*AIM OF THE TASK:*
The complete data, repeated exactly, should form your response.

(Stored records)

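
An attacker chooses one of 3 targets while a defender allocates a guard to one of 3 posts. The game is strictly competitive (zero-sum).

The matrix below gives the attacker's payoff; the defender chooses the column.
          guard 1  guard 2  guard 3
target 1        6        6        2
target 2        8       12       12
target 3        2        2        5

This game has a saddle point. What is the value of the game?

8

Row minima: 2, 8, 2 → the attacker's maximin is 8.
Column maxima: 8, 12, 12 → the defender's minimax is 8.
They coincide at (target 2, guard 1), so the value is 8.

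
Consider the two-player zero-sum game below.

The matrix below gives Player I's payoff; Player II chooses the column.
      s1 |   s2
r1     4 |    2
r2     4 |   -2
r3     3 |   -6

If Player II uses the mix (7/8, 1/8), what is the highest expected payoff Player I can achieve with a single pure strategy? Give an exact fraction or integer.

15/4

r1: (4)·(7/8) + (2)·(1/8) = 15/4.
r2: (4)·(7/8) + (-2)·(1/8) = 13/4.
r3: (3)·(7/8) + (-6)·(1/8) = 15/8.
The best pure response is r1 with expected payoff 15/4.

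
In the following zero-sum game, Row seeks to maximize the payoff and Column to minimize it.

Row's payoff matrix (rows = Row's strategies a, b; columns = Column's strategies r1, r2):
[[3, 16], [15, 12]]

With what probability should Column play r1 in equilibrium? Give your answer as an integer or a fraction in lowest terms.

1/4

Row minima are 3 and 12, so Row's maximin is 12; column maxima are 15 and 16, so Column's minimax is 15. These differ, so the equilibrium is in mixed strategies.
Let Column play r1 with probability q. Row is indifferent when 3q + 16(1−q) = 15q + 12(1−q), giving q = 1/4.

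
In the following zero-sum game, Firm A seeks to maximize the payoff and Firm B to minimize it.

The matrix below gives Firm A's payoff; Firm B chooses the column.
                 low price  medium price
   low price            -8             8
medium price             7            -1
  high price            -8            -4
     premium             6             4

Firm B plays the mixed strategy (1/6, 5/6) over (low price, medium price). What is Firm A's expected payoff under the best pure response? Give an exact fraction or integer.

low price: (-8)·(1/6) + (8)·(5/6) = 16/3.
medium price: (7)·(1/6) + (-1)·(5/6) = 1/3.
high price: (-8)·(1/6) + (-4)·(5/6) = -14/3.
premium: (6)·(1/6) + (4)·(5/6) = 13/3.
The best pure response is low price with expected payoff 16/3.

16/3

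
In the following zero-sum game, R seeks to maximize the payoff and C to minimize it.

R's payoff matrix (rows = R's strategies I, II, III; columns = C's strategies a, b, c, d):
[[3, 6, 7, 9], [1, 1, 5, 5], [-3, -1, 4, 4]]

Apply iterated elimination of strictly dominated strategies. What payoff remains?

3

Column d is strictly dominated by a for C (3<9, 1<5, -3<4); eliminate d.
Column c is strictly dominated by a for C (3<7, 1<5, -3<4); eliminate c.
Row II is strictly dominated by row I (3>1, 6>1); eliminate II.
Column b is strictly dominated by a for C (3<6, -3<-1); eliminate b.
Row III is strictly dominated by row I (3>-3); eliminate III.
Only (I, a) remains, with payoff 3.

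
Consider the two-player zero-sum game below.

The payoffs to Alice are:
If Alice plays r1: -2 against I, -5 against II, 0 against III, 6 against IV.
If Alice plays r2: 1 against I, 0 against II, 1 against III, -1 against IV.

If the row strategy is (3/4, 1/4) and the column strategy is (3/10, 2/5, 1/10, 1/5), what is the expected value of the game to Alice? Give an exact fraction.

Against (3/10, 2/5, 1/10, 1/5), each row's expected payoff is r1: -7/5; r2: 1/5.
Taking the (3/4, 1/4)-weighted average: (3/4)·(-7/5) + (1/4)·(1/5) = -1.

-1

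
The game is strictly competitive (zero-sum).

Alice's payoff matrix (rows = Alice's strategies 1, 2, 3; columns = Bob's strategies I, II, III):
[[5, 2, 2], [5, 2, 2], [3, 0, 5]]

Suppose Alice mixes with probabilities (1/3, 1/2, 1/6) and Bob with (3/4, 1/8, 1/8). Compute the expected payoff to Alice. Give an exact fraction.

Against (3/4, 1/8, 1/8), each row's expected payoff is 1: 17/4; 2: 17/4; 3: 23/8.
Taking the (1/3, 1/2, 1/6)-weighted average: (1/3)·(17/4) + (1/2)·(17/4) + (1/6)·(23/8) = 193/48.

193/48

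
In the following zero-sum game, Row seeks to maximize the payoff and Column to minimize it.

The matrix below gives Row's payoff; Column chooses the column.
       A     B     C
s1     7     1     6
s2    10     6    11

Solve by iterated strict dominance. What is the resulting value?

Column A is strictly dominated by B for Column (1<7, 6<10); eliminate A.
Row s1 is strictly dominated by row s2 (6>1, 11>6); eliminate s1.
Column C is strictly dominated by B for Column (6<11); eliminate C.
Only (s2, B) remains, with payoff 6.

6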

*REPLY:*
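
An attacker chooses one of 3 targets while a defender allocates a guard to one of 3 posts. The game is strictly competitive (zero-sum).

The matrix below gives the attacker's payoff; the defender chooses the column.
          guard 1  guard 2  guard 3
target 1        6        6        2
target 2        8       12       12
target 3        2        2        5

This game has a saddle point. What is the value of the game?

8

Row minima: 2, 8, 2 → the attacker's maximin is 8.
Column maxima: 8, 12, 12 → the defender's minimax is 8.
They coincide at (target 2, guard 1), so the value is 8.

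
Consider the two-player zero-sum game below.

The matrix below gives Player I's payoff; Player II chooses the column.
      s1 |   s2
r1     4 |    2
r2     4 |   -2
r3     3 |   -6

If Player II uses the mix (7/8, 1/8), what is the highest expected payoff Player I can achieve with a single pure strategy? Give an exact fraction or integer.

15/4

r1: (4)·(7/8) + (2)·(1/8) = 15/4.
r2: (4)·(7/8) + (-2)·(1/8) = 13/4.
r3: (3)·(7/8) + (-6)·(1/8) = 15/8.
The best pure response is r1 with expected payoff 15/4.

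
In the following zero-sum game, Row seeks to maximize the payoff and Column to minimize it.

Row's payoff matrix (rows = Row's strategies a, b; columns = Column's strategies r1, r2):
[[3, 16], [15, 12]]

With what probability should Column play r1 in equilibrium? Give your answer as an integer or a fraction in lowest terms.

1/4

Row minima are 3 and 12, so Row's maximin is 12; column maxima are 15 and 16, so Column's minimax is 15. These differ, so the equilibrium is in mixed strategies.
Let Column play r1 with probability q. Row is indifferent when 3q + 16(1−q) = 15q + 12(1−q), giving q = 1/4.

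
In the following zero-sum game, Firm A seeks to maximize the payoff and Firm B to minimize it.

The matrix below gives Firm A's payoff; Firm B chooses the column.
                 low price  medium price
   low price            -8             8
medium price             7            -1
  high price            -8            -4
     premium             6             4

Firm B plays the mixed strategy (1/6, 5/6) over (low price, medium price). What is Firm A's expected payoff under the best pure response? Give an exact fraction or integer.

low price: (-8)·(1/6) + (8)·(5/6) = 16/3.
medium price: (7)·(1/6) + (-1)·(5/6) = 1/3.
high price: (-8)·(1/6) + (-4)·(5/6) = -14/3.
premium: (6)·(1/6) + (4)·(5/6) = 13/3.
The best pure response is low price with expected payoff 16/3.

16/3

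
In the following zero-sum game, R seeks to maximize the payoff and C to minimize it.

R's payoff matrix (rows = R's strategies I, II, III; columns = C's strategies a, b, c, d):
[[3, 6, 7, 9], [1, 1, 5, 5], [-3, -1, 4, 4]]

Apply iterated elimination of strictly dominated strategies. What payoff remains?

3

Column d is strictly dominated by a for C (3<9, 1<5, -3<4); eliminate d.
Column c is strictly dominated by a for C (3<7, 1<5, -3<4); eliminate c.
Row II is strictly dominated by row I (3>1, 6>1); eliminate II.
Column b is strictly dominated by a for C (3<6, -3<-1); eliminate b.
Row III is strictly dominated by row I (3>-3); eliminate III.
Only (I, a) remains, with payoff 3.

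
Consider the two-player zero-sum game below.

The payoffs to Alice are:
If Alice plays r1: -2 against I, -5 against II, 0 against III, 6 against IV.
If Alice plays r2: 1 against I, 0 against II, 1 against III, -1 against IV.

If the row strategy is (3/4, 1/4) and the column strategy is (3/10, 2/5, 1/10, 1/5), what is the expected value of the game to Alice? Give an exact fraction.

Against (3/10, 2/5, 1/10, 1/5), each row's expected payoff is r1: -7/5; r2: 1/5.
Taking the (3/4, 1/4)-weighted average: (3/4)·(-7/5) + (1/4)·(1/5) = -1.

-1

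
The game is strictly competitive (zero-sum).

Alice's payoff matrix (rows = Alice's strategies 1, 2, 3; columns = Bob's strategies I, II, III):
[[5, 2, 2], [5, 2, 2], [3, 0, 5]]

Suppose Alice mixes with probabilities (1/3, 1/2, 1/6) and Bob with (3/4, 1/8, 1/8). Compute the expected payoff to Alice. Give an exact fraction.

Against (3/4, 1/8, 1/8), each row's expected payoff is 1: 17/4; 2: 17/4; 3: 23/8.
Taking the (1/3, 1/2, 1/6)-weighted average: (1/3)·(17/4) + (1/2)·(17/4) + (1/6)·(23/8) = 193/48.

193/48

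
In the following zero-sum game, Row seeks to maximize the payoff and Column to minimize it.

The matrix below gives Row's payoff; Column chooses the column.
       A     B     C
s1     7     1     6
s2    10     6    11

Solve by iterated strict dominance. What is the resulting value?

Column A is strictly dominated by B for Column (1<7, 6<10); eliminate A.
Row s1 is strictly dominated by row s2 (6>1, 11>6); eliminate s1.
Column C is strictly dominated by B for Column (6<11); eliminate C.
Only (s2, B) remains, with payoff 6.

6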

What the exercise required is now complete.